=== Begin Enclosure ===

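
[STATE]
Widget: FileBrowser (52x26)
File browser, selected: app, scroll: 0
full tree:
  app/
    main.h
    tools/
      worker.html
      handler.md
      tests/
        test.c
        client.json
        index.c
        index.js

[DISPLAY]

> [-] app/                                          
    main.h                                          
    [+] tools/                                      
                                                    
                                                    
                                                    
                                                    
                                                    
                                                    
                                                    
                                                    
                                                    
                                                    
                                                    
                                                    
                                                    
                                                    
                                                    
                                                    
                                                    
                                                    
                                                    
                                                    
                                                    
                                                    
                                                    


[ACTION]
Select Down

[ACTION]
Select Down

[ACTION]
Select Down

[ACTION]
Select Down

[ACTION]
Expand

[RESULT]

  [-] app/                                          
    main.h                                          
  > [-] tools/                                      
      worker.html                                   
      handler.md                                    
      [+] tests/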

=== End Enclosure ===

▸ **Task instructions**
Copy the records. Each line should match exactly.

▸ **Completed exercise**
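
[STATE]
Widget: FileBrowser (52x26)
File browser, selected: app, scroll: 0
full tree:
  app/
    main.h
    tools/
      worker.html
      handler.md
      tests/
        test.c
        client.json
        index.c
        index.js

[DISPLAY]

> [-] app/                                          
    main.h                                          
    [+] tools/                                      
                                                    
                                                    
                                                    
                                                    
                                                    
                                                    
                                                    
                                                    
                                                    
                                                    
                                                    
                                                    
                                                    
                                                    
                                                    
                                                    
                                                    
                                                    
                                                    
                                                    
                                                    
                                                    
                                                    


[ACTION]
Select Down

[ACTION]
Select Down

[ACTION]
Select Down

[ACTION]
Select Down

[ACTION]
Expand

[RESULT]

  [-] app/                                          
    main.h                                          
  > [-] tools/                                      
      worker.html                                   
      handler.md                                    
      [+] tests/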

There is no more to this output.